— Information provided —
——————

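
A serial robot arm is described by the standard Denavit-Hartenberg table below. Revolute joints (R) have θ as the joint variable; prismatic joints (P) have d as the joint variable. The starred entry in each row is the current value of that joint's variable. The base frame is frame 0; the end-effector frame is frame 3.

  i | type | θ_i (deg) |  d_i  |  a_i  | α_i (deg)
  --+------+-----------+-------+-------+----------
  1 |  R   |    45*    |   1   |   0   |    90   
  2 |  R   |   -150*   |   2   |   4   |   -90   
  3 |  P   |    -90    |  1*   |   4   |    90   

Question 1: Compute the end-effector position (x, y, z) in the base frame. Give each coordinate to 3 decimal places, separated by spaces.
after link 1: o_1 = (0.0000, 0.0000, 1.0000)
after link 2: o_2 = (-1.0353, -3.8637, -1.0000)
after link 3: o_3 = (2.1467, -6.3386, -1.8660)

2.147 -6.339 -1.866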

——————

— Exercise objective —
Write out all the data exactly.

— The completed task —
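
A serial robot arm is described by the standard Denavit-Hartenberg table below. Revolute joints (R) have θ as the joint variable; prismatic joints (P) have d as the joint variable. The starred entry in each row is the current value of that joint's variable. The base frame is frame 0; the end-effector frame is frame 3.

  i | type | θ_i (deg) |  d_i  |  a_i  | α_i (deg)
  --+------+-----------+-------+-------+----------
  1 |  R   |    45*    |   1   |   0   |    90   
  2 |  R   |   -150*   |   2   |   4   |   -90   
  3 |  P   |    -90    |  1*   |   4   |    90   

Question 1: Compute the end-effector position (x, y, z) in the base frame. Give each coordinate to 3 decimal places, separated by spaces.
after link 1: o_1 = (0.0000, 0.0000, 1.0000)
after link 2: o_2 = (-1.0353, -3.8637, -1.0000)
after link 3: o_3 = (2.1467, -6.3386, -1.8660)

2.147 -6.339 -1.866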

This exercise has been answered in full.